◆ ACTIVITY
Pick out every line in the data below that holds "probability".

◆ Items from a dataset
-=-=-=-=-

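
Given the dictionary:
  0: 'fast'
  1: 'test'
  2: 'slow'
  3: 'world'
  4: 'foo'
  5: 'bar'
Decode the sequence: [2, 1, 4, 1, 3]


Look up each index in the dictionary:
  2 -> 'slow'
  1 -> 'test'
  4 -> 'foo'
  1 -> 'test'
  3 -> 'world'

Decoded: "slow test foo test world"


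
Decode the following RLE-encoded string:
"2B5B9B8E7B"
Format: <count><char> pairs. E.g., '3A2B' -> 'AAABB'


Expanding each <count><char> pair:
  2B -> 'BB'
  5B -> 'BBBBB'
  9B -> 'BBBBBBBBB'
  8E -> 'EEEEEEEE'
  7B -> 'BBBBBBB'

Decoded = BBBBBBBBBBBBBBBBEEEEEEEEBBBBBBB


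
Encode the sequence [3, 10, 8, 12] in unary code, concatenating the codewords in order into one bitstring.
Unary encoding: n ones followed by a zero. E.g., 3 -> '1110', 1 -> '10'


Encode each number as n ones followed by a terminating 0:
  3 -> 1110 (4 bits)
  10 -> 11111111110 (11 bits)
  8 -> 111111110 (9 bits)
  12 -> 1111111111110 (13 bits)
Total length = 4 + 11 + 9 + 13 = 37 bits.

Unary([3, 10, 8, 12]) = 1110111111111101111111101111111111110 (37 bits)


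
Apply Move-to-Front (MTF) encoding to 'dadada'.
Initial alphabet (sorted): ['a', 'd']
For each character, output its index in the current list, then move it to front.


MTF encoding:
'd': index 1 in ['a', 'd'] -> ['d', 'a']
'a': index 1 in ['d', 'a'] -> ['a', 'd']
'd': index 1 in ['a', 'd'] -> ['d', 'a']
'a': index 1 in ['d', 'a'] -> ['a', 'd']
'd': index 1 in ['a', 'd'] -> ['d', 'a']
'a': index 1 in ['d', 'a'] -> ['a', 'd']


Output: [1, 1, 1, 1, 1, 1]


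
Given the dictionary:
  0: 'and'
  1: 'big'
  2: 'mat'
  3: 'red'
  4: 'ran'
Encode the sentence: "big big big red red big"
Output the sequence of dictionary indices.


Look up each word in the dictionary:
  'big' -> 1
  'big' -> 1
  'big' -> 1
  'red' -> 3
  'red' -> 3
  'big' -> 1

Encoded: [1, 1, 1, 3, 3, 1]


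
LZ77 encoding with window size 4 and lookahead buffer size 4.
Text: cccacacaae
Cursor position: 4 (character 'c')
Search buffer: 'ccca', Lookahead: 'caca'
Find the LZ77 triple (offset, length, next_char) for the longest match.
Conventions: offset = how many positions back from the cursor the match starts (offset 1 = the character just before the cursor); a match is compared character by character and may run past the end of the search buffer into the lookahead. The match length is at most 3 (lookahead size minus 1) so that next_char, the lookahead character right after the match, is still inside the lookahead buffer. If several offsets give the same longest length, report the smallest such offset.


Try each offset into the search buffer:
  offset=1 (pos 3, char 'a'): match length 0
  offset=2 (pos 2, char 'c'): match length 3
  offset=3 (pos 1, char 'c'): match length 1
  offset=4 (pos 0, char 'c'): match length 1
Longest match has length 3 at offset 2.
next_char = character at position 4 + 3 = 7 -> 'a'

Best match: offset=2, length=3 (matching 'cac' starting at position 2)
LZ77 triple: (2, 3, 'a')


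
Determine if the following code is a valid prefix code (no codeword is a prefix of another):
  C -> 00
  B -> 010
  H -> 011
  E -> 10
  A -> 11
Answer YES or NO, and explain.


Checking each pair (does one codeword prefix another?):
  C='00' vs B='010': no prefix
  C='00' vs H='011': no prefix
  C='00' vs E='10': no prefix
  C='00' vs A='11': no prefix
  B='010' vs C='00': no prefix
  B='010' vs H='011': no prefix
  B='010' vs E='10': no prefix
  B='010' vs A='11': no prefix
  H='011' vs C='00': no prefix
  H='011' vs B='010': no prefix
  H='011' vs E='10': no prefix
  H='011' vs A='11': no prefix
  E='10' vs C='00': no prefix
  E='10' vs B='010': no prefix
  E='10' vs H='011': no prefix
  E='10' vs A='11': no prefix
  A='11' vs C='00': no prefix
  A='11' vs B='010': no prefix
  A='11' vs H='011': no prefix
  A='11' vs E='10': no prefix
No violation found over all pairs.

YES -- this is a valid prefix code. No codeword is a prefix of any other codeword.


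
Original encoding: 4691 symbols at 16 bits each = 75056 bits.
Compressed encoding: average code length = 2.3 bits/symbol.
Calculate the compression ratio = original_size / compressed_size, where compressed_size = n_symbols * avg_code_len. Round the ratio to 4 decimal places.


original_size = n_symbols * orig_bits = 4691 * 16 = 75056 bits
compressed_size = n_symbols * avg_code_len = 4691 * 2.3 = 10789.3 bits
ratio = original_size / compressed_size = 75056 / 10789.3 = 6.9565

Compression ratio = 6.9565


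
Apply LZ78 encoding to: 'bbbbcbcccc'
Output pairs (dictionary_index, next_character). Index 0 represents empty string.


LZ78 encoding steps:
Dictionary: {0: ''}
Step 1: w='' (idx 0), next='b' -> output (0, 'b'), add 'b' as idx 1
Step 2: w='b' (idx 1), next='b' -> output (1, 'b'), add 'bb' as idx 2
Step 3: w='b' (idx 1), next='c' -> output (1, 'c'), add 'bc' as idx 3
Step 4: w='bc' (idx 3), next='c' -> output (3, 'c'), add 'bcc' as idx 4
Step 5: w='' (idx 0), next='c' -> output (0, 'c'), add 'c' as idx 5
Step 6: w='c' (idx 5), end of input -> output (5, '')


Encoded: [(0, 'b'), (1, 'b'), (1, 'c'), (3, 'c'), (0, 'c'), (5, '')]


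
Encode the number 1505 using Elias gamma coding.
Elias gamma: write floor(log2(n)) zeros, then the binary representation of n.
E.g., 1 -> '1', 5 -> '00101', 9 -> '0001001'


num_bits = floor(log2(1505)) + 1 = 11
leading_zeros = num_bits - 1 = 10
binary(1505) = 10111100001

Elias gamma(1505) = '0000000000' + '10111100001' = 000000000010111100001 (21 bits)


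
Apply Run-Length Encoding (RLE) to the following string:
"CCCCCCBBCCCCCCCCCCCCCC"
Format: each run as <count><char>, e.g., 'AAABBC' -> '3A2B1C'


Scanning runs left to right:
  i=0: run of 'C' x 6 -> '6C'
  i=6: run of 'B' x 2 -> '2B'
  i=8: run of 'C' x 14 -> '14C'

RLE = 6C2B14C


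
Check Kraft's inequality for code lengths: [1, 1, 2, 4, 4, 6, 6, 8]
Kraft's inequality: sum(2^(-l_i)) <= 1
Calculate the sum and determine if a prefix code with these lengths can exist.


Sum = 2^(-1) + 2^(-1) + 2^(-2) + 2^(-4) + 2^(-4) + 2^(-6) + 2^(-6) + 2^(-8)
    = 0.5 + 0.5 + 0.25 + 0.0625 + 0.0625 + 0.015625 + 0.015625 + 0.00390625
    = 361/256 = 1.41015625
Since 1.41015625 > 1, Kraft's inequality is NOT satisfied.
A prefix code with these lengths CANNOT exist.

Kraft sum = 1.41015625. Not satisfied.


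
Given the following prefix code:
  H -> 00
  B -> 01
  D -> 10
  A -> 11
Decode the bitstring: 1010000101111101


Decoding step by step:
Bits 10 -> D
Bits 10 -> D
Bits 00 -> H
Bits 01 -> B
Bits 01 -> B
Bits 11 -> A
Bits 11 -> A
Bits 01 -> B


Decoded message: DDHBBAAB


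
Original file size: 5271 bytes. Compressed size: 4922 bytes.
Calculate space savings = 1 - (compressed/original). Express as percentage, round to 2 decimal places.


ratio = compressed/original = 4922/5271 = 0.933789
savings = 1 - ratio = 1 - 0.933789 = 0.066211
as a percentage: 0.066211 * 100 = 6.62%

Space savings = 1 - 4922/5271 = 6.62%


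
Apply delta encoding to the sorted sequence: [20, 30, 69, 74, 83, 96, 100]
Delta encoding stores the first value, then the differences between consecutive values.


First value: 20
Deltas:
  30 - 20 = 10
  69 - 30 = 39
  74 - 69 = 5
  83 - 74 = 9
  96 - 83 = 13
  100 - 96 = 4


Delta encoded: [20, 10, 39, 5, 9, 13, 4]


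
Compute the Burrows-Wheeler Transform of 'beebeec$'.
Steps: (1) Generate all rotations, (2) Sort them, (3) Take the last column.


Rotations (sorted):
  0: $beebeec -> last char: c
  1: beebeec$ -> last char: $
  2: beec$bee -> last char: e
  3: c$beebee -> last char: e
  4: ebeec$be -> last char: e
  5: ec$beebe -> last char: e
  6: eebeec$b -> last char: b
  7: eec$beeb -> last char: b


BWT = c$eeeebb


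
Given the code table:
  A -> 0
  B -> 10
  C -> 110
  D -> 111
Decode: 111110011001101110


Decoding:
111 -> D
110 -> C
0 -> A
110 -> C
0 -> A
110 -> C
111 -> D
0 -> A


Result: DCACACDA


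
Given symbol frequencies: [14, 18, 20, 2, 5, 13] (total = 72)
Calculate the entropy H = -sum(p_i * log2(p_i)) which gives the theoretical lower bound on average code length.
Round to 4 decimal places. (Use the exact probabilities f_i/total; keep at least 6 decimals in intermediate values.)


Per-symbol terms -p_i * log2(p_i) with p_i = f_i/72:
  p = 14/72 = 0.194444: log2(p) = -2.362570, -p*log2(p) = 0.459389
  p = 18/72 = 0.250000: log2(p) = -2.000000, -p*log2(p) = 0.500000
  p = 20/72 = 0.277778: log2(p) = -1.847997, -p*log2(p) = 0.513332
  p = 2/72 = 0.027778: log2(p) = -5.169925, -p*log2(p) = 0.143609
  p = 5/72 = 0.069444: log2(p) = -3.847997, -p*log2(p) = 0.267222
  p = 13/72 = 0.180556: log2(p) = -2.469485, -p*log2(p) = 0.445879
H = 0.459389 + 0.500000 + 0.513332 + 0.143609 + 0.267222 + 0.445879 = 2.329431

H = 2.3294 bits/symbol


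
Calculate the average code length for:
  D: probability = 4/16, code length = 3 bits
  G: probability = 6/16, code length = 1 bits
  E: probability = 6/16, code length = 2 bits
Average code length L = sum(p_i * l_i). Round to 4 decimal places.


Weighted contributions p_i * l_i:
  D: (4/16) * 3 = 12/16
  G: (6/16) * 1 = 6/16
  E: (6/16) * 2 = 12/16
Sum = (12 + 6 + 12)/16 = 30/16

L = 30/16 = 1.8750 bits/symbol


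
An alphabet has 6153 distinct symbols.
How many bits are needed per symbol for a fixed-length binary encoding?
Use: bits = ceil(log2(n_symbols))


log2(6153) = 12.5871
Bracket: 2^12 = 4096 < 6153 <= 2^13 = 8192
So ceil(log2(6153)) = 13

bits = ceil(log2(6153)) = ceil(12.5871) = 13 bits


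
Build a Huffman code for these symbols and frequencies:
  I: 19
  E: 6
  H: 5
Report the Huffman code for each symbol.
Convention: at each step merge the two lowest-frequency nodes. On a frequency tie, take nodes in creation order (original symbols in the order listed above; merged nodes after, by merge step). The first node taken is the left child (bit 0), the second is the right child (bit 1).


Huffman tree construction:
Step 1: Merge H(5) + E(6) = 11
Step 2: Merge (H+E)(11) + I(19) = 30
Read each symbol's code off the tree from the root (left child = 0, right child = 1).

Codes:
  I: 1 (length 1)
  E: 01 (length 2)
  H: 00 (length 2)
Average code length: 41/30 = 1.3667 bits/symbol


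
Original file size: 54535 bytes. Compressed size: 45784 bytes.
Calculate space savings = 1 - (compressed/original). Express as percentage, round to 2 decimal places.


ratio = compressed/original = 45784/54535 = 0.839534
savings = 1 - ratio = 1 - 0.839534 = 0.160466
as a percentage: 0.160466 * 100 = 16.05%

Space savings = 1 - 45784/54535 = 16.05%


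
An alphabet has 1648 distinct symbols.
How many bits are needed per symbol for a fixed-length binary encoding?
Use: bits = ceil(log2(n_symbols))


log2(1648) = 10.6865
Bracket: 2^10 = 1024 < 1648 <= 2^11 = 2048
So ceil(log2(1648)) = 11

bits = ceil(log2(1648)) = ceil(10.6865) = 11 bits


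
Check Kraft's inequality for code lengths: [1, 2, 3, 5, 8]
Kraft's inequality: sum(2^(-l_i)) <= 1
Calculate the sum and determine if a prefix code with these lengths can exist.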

-=-=-=-=-

◆ OUTPUT OF THE EXERCISE
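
  D: probability = 4/16, code length = 3 bits
  G: probability = 6/16, code length = 1 bits
  E: probability = 6/16, code length = 2 bits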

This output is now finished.